◆ Exercise prompt
Please state how many lines of the data contain "zero". The number by itself is enough.

◆ Given entries
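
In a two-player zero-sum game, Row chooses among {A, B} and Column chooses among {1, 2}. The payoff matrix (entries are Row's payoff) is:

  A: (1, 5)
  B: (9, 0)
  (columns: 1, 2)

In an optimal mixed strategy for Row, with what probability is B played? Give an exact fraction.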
==
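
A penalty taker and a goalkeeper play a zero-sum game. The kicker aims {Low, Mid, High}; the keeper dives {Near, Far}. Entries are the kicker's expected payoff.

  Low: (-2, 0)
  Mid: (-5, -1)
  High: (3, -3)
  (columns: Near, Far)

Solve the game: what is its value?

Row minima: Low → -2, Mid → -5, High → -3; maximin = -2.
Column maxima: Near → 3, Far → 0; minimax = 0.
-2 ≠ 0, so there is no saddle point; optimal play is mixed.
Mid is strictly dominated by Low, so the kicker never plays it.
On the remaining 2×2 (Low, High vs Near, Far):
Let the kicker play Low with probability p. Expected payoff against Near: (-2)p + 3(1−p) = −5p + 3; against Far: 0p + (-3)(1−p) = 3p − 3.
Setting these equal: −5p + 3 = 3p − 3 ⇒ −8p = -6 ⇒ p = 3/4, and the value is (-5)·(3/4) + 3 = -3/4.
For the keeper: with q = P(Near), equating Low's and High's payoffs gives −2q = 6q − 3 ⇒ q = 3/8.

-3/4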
...
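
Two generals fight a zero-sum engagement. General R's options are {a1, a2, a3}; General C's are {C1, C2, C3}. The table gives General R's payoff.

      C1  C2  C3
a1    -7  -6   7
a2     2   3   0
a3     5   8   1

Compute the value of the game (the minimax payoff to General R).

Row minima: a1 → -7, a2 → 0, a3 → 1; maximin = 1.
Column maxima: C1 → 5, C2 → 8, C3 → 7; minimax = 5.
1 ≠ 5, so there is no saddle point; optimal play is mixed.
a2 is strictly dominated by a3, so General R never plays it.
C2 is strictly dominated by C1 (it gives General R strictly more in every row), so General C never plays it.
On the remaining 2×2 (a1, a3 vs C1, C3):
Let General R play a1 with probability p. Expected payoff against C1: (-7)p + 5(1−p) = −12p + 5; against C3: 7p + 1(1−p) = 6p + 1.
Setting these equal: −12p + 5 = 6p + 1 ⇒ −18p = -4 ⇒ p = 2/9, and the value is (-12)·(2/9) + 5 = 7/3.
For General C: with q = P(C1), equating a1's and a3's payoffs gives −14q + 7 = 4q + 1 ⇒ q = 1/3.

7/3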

◆ Solution to this exercise
3